Stored data entries:

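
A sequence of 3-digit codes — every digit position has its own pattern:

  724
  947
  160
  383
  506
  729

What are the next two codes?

942 then 165

First digit: 7, 9, 1, 3, 5, 7 → 9 → 1 (+2 each step, mod 10).
Second digit: 2, 4, 6, 8, 0, 2 → 4 → 6 (+2 each step, mod 10).
For the third digit, +3 each step, mod 10: 4, 7, 0, 3, 6, 9 → 2 → 5.
So the next two codes are 942 and 165.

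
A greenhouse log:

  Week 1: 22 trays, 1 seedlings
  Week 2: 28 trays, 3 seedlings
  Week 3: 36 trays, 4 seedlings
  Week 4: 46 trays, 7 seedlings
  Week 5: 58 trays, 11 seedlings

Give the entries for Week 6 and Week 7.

Trays: 22, 28, 36, 46, 58 → 72 → 88 (differences are 6, 8, 10, … (increasing by 2 each time)).
For the seedlings, each term is the sum of the two before it: 1, 3, 4, 7, 11 → 18 → 29.
Putting the parts together: 72 trays, 18 seedlings and then 88 trays, 29 seedlings.

72 trays, 18 seedlings; 88 trays, 29 seedlings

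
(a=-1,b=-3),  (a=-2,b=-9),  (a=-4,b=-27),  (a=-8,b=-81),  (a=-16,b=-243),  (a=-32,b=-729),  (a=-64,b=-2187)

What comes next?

(a=-128,b=-6561)

A: -1, -2, -4, -8, -16, -32, -64 → -128 (×2 each step).
B goes -3, -9, -27, -81, -243, -729, -2187 → -6561 (×3 each step).
Combining the parts gives (a=-128,b=-6561).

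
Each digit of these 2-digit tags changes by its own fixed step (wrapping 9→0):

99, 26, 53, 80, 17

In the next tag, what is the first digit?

4

First digit goes 9, 2, 5, 8, 1 → 4 (+3 each step, mod 10).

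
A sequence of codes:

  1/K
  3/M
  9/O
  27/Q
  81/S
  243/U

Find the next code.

729/W

For the first component, ×3 each step: 1, 3, 9, 27, 81, 243 → 729.
Letter: letters move forward 2 places in the alphabet; K, M, O, Q, S, U → W.
So the next code is 729/W.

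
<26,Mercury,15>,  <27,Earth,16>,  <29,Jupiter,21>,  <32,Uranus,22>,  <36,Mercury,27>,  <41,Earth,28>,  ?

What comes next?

<47,Jupiter,33>

First slot: differences are 1, 2, 3, … (increasing by 1 each time), so 26, 27, 29, 32, 36, 41 → 47.
Planet: Mercury, Earth, Jupiter, Uranus, Mercury, Earth → Jupiter (repeats Mercury → Earth → Jupiter → Uranus).
Third slot: 15, 16, 21, 22, 27, 28 → 33 (alternating steps +1, +5, +1, +5, …).
So the next triple is <47,Jupiter,33>.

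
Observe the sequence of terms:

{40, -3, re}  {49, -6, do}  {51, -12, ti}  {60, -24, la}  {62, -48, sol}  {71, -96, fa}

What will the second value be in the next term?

-192

Second value — ×2 each step: -3, -6, -12, -24, -48, -96 → -192.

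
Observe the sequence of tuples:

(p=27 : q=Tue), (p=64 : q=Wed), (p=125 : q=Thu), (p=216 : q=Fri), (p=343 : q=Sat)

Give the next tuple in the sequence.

P: perfect cubes: 3³, 4³, 5³, …, so 27, 64, 125, 216, 343 → 512.
Q: runs through the weekdays Mon→Sun; Tue, Wed, Thu, Fri, Sat → Sun.
Combining the parts gives (p=512 : q=Sun).

(p=512 : q=Sun)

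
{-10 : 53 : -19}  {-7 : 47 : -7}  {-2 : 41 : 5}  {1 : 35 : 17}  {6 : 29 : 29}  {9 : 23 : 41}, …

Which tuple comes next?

First value — alternating steps +3, +5, +3, +5, …: -10, -7, -2, 1, 6, 9 → 14.
Second value: −6 each step; 53, 47, 41, 35, 29, 23 → 17.
Third value: -19, -7, 5, 17, 29, 41 → 53 (+12 each step).
So the next tuple is {14 : 17 : 53}.

{14 : 17 : 53}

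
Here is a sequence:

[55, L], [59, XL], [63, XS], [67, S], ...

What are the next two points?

For the first value, +4 each step: 55, 59, 63, 67 → 71 → 75.
Size — runs through clothing sizes XS→XL: L, XL, XS, S → M → L.
So the next two points are [71, M] and [75, L].

[71, M], [75, L]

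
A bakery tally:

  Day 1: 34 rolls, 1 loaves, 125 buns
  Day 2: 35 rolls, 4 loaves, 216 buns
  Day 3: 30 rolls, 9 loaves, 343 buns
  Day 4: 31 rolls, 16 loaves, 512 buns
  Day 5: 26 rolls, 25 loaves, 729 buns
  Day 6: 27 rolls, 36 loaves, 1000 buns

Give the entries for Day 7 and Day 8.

22 rolls, 49 loaves, 1331 buns; 23 rolls, 64 loaves, 1728 buns

Rolls: alternating steps +1, −5, +1, −5, …, so 34, 35, 30, 31, 26, 27 → 22 → 23.
Loaves: perfect squares: 1², 2², 3², …; 1, 4, 9, 16, 25, 36 → 49 → 64.
Buns: perfect cubes: 5³, 6³, 7³, …, so 125, 216, 343, 512, 729, 1000 → 1331 → 1728.
So the next two rows are 22 rolls, 49 loaves, 1331 buns and 23 rolls, 64 loaves, 1728 buns.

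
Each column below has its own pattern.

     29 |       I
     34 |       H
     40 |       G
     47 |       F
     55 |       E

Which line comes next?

64  D

First component — differences are 5, 6, 7, … (increasing by 1 each time): 29, 34, 40, 47, 55 → 64.
Letter: I, H, G, F, E → D (letters move back 1 place in the alphabet).
Combining the parts gives 64  D.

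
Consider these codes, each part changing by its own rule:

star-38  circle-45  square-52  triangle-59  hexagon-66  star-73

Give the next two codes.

Shape: repeats star → circle → square → triangle → hexagon; star, circle, square, triangle, hexagon, star → circle → square.
Second component: +7 each step, so 38, 45, 52, 59, 66, 73 → 80 → 87.
So the next two codes are circle-80 and square-87.

circle-80 then square-87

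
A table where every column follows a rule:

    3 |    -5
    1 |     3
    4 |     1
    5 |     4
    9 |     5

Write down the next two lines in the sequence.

14  9; 23  14

First component: each term is the sum of the two before it; 3, 1, 4, 5, 9 → 14 → 23.
Second component: always the previous value of the first component; -5, 3, 1, 4, 5 → 9 → 14.
Putting the parts together: 14  9 and then 23  14.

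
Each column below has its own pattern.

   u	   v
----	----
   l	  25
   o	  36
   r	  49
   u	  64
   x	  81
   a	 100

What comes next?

d  121

Column u: letters move forward 3 places in the alphabet, wrapping Z→A; l, o, r, u, x, a → d.
Column v: perfect squares: 5², 6², 7², …, so 25, 36, 49, 64, 81, 100 → 121.
Putting it together: d  121.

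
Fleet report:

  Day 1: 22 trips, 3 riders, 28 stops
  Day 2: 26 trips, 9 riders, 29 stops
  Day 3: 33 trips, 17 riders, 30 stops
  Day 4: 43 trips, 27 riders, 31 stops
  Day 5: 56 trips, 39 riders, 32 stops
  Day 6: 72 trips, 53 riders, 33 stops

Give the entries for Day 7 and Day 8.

91 trips, 69 riders, 34 stops; 113 trips, 87 riders, 35 stops

For the trips, differences are 4, 7, 10, … (increasing by 3 each time): 22, 26, 33, 43, 56, 72 → 91 → 113.
For the riders, differences are 6, 8, 10, … (increasing by 2 each time): 3, 9, 17, 27, 39, 53 → 69 → 87.
Stops — +1 each step: 28, 29, 30, 31, 32, 33 → 34 → 35.
So the next two records are 91 trips, 69 riders, 34 stops and 113 trips, 87 riders, 35 stops.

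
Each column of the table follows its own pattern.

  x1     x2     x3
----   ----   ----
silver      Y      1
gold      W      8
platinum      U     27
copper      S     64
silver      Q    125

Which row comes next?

Column x1: repeats silver → gold → platinum → copper; silver, gold, platinum, copper, silver → gold.
For the column x2, letters move back 2 places in the alphabet: Y, W, U, S, Q → O.
Column x3 — perfect cubes: 1³, 2³, 3³, …: 1, 8, 27, 64, 125 → 216.
Putting it together: gold  O  216.

gold  O  216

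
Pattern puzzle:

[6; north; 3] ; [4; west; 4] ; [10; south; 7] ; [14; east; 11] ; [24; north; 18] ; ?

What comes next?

First slot goes 6, 4, 10, 14, 24 → 38 (each term is the sum of the two before it).
For the direction, repeats north → west → south → east: north, west, south, east, north → west.
Third slot: each term is the sum of the two before it, so 3, 4, 7, 11, 18 → 29.
Combining the parts gives [38; west; 29].

[38; west; 29]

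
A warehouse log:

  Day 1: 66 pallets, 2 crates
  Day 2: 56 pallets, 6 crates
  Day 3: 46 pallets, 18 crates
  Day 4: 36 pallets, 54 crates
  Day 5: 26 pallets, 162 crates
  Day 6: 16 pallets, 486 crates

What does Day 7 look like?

Pallets — −10 each step: 66, 56, 46, 36, 26, 16 → 6.
Crates: ×3 each step, so 2, 6, 18, 54, 162, 486 → 1458.
Combining the parts gives 6 pallets, 1458 crates.

6 pallets, 1458 crates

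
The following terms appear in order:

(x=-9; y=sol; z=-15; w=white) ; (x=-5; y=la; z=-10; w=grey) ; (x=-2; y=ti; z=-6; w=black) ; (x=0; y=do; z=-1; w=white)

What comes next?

X: differences are 4, 3, 2, … (decreasing by 1 each time), so -9, -5, -2, 0 → 1.
Y — runs through the solfège scale do→ti: sol, la, ti, do → re.
Z: alternating steps +5, +4, +5, +4, …; -15, -10, -6, -1 → 3.
W: white, grey, black, white → grey (repeats white → grey → black).
Combining the parts gives (x=1; y=re; z=3; w=grey).

(x=1; y=re; z=3; w=grey)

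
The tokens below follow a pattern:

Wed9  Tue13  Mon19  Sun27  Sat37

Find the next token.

For the day, runs backward through the weekdays Mon→Sun: Wed, Tue, Mon, Sun, Sat → Fri.
For the second component, differences are 4, 6, 8, … (increasing by 2 each time): 9, 13, 19, 27, 37 → 49.
Combining the parts gives Fri49.

Fri49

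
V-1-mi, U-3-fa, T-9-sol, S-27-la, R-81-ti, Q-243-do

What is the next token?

P-729-re

Letter: letters move back 1 place in the alphabet, so V, U, T, S, R, Q → P.
Second component: 1, 3, 9, 27, 81, 243 → 729 (×3 each step).
For the note, runs through the solfège scale do→ti: mi, fa, sol, la, ti, do → re.
So the next token is P-729-re.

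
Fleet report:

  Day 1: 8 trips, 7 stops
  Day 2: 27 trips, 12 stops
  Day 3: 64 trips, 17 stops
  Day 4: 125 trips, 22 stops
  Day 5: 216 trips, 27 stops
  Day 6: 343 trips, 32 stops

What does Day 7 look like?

Trips: 8, 27, 64, 125, 216, 343 → 512 (perfect cubes: 2³, 3³, 4³, …).
Stops: +5 each step; 7, 12, 17, 22, 27, 32 → 37.
So the next row is 512 trips, 37 stops.

512 trips, 37 stops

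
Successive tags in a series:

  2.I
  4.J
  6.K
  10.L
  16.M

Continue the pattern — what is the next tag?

26.N

First component — each term is the sum of the two before it: 2, 4, 6, 10, 16 → 26.
Letter — letters move forward 1 place in the alphabet: I, J, K, L, M → N.
So the next tag is 26.N.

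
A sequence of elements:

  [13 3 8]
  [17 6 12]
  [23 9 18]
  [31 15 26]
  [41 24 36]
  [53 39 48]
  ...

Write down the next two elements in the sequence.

First component goes 13, 17, 23, 31, 41, 53 → 67 → 83 (differences are 4, 6, 8, … (increasing by 2 each time)).
Second component: 3, 6, 9, 15, 24, 39 → 63 → 102 (each term is the sum of the two before it).
Third component goes 8, 12, 18, 26, 36, 48 → 62 → 78 (differences are 4, 6, 8, … (increasing by 2 each time)).
Putting the parts together: [67 63 62] and then [83 102 78].

[67 63 62], [83 102 78]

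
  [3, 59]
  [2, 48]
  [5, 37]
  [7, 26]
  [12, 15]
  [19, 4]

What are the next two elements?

First value — each term is the sum of the two before it: 3, 2, 5, 7, 12, 19 → 31 → 50.
Second value goes 59, 48, 37, 26, 15, 4 → -7 → -18 (−11 each step).
So the next two elements are [31, -7] and [50, -18].

[31, -7], [50, -18]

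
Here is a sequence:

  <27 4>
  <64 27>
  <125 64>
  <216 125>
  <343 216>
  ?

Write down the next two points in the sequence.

<512 343>, <729 512>

First entry: 27, 64, 125, 216, 343 → 512 → 729 (perfect cubes: 3³, 4³, 5³, …).
Second entry: always the previous value of the first entry; 4, 27, 64, 125, 216 → 343 → 512.
So the next two points are <512 343> and <729 512>.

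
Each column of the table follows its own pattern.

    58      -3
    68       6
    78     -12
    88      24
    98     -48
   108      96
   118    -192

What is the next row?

128  384

First component goes 58, 68, 78, 88, 98, 108, 118 → 128 (+10 each step).
Second component goes -3, 6, -12, 24, -48, 96, -192 → 384 (×(-2) each step).
Putting it together: 128  384.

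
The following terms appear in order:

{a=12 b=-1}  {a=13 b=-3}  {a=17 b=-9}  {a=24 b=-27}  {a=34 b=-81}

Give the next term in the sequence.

{a=47 b=-243}

A — differences are 1, 4, 7, … (increasing by 3 each time): 12, 13, 17, 24, 34 → 47.
B: ×3 each step; -1, -3, -9, -27, -81 → -243.
Combining the parts gives {a=47 b=-243}.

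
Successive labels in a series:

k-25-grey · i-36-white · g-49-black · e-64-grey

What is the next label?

c-81-white

Letter: k, i, g, e → c (letters move back 2 places in the alphabet).
Second component: 25, 36, 49, 64 → 81 (perfect squares: 5², 6², 7², …).
Shade — repeats grey → white → black: grey, white, black, grey → white.
Putting it together: c-81-white.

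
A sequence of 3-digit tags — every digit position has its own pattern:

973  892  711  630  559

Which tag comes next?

478

First digit goes 9, 8, 7, 6, 5 → 4 (−1 each step, mod 10).
Second digit — +2 each step, mod 10: 7, 9, 1, 3, 5 → 7.
Third digit: −1 each step, mod 10; 3, 2, 1, 0, 9 → 8.
So the next tag is 478.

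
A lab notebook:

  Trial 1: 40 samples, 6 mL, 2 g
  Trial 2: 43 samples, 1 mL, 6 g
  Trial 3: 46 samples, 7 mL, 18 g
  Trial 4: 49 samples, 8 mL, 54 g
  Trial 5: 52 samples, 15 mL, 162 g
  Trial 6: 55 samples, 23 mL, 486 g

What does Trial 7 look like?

58 samples, 38 mL, 1458 g

For the samples, +3 each step: 40, 43, 46, 49, 52, 55 → 58.
ML: each term is the sum of the two before it, so 6, 1, 7, 8, 15, 23 → 38.
G: ×3 each step, so 2, 6, 18, 54, 162, 486 → 1458.
So the next line is 58 samples, 38 mL, 1458 g.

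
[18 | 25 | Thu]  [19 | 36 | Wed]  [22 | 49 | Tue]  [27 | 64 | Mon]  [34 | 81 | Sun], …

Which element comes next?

For the first entry, differences are 1, 3, 5, … (increasing by 2 each time): 18, 19, 22, 27, 34 → 43.
Second entry — perfect squares: 5², 6², 7², …: 25, 36, 49, 64, 81 → 100.
Day goes Thu, Wed, Tue, Mon, Sun → Sat (runs backward through the weekdays Mon→Sun).
Putting it together: [43 | 100 | Sat].

[43 | 100 | Sat]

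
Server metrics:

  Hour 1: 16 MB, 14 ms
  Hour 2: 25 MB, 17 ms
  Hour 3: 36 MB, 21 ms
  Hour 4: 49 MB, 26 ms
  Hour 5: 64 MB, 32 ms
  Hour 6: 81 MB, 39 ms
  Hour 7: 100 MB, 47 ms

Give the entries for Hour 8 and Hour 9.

MB: perfect squares: 4², 5², 6², …; 16, 25, 36, 49, 64, 81, 100 → 121 → 144.
Ms: 14, 17, 21, 26, 32, 39, 47 → 56 → 66 (differences are 3, 4, 5, … (increasing by 1 each time)).
So the next two rows are 121 MB, 56 ms and 144 MB, 66 ms.

121 MB, 56 ms; 144 MB, 66 ms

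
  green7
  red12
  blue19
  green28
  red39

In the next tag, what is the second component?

52

For the colour, repeats green → red → blue: green, red, blue, green, red → blue.
For the second component, differences are 5, 7, 9, … (increasing by 2 each time): 7, 12, 19, 28, 39 → 52.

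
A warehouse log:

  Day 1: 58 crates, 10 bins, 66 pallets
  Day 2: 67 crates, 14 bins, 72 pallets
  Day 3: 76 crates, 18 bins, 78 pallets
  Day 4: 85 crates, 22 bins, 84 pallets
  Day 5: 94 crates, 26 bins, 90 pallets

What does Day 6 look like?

Crates: 58, 67, 76, 85, 94 → 103 (+9 each step).
Bins goes 10, 14, 18, 22, 26 → 30 (+4 each step).
For the pallets, +6 each step: 66, 72, 78, 84, 90 → 96.
Putting it together: 103 crates, 30 bins, 96 pallets.

103 crates, 30 bins, 96 pallets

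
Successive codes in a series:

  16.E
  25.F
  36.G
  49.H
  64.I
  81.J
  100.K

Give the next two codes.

121.L then 144.M

First component: perfect squares: 4², 5², 6², …, so 16, 25, 36, 49, 64, 81, 100 → 121 → 144.
Letter — letters move forward 1 place in the alphabet: E, F, G, H, I, J, K → L → M.
Putting the parts together: 121.L and then 144.M.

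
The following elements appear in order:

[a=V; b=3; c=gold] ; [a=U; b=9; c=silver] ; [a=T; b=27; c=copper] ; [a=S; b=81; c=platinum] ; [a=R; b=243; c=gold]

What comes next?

A: letters move back 1 place in the alphabet, so V, U, T, S, R → Q.
For the b, ×3 each step: 3, 9, 27, 81, 243 → 729.
C: repeats gold → silver → copper → platinum, so gold, silver, copper, platinum, gold → silver.
Putting it together: [a=Q; b=729; c=silver].

[a=Q; b=729; c=silver]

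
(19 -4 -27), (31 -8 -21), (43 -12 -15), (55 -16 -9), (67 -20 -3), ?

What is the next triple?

(79 -24 3)

First value: +12 each step; 19, 31, 43, 55, 67 → 79.
Second value — −4 each step: -4, -8, -12, -16, -20 → -24.
Third value — +6 each step: -27, -21, -15, -9, -3 → 3.
Putting it together: (79 -24 3).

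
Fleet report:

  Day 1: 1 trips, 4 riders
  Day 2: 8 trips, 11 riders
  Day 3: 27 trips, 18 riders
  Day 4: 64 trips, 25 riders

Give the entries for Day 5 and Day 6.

125 trips, 32 riders; 216 trips, 39 riders

Trips goes 1, 8, 27, 64 → 125 → 216 (perfect cubes: 1³, 2³, 3³, …).
Riders: 4, 11, 18, 25 → 32 → 39 (+7 each step).
Putting the parts together: 125 trips, 32 riders and then 216 trips, 39 riders.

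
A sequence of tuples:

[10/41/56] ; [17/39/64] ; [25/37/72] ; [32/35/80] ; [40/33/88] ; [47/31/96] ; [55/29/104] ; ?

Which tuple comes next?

[62/27/112]

For the first value, alternating steps +7, +8, +7, +8, …: 10, 17, 25, 32, 40, 47, 55 → 62.
Second value goes 41, 39, 37, 35, 33, 31, 29 → 27 (−2 each step).
Third value: +8 each step, so 56, 64, 72, 80, 88, 96, 104 → 112.
Combining the parts gives [62/27/112].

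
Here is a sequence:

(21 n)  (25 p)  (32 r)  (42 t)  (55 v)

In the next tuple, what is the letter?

Letter — letters move forward 2 places in the alphabet: n, p, r, t, v → x.

x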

■ REQUIREMENT
Up to and including the line that contains "Week 5: 58 trays, 11 seedlings", restate word for word every line of the entries, starting from the first.

■ YOUR RESPONSE
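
A sequence of 3-digit codes — every digit position has its own pattern:

  724
  947
  160
  383
  506
  729

What are the next two codes?

942 then 165

First digit: 7, 9, 1, 3, 5, 7 → 9 → 1 (+2 each step, mod 10).
Second digit: 2, 4, 6, 8, 0, 2 → 4 → 6 (+2 each step, mod 10).
For the third digit, +3 each step, mod 10: 4, 7, 0, 3, 6, 9 → 2 → 5.
So the next two codes are 942 and 165.

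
A greenhouse log:

  Week 1: 22 trays, 1 seedlings
  Week 2: 28 trays, 3 seedlings
  Week 3: 36 trays, 4 seedlings
  Week 4: 46 trays, 7 seedlings
  Week 5: 58 trays, 11 seedlings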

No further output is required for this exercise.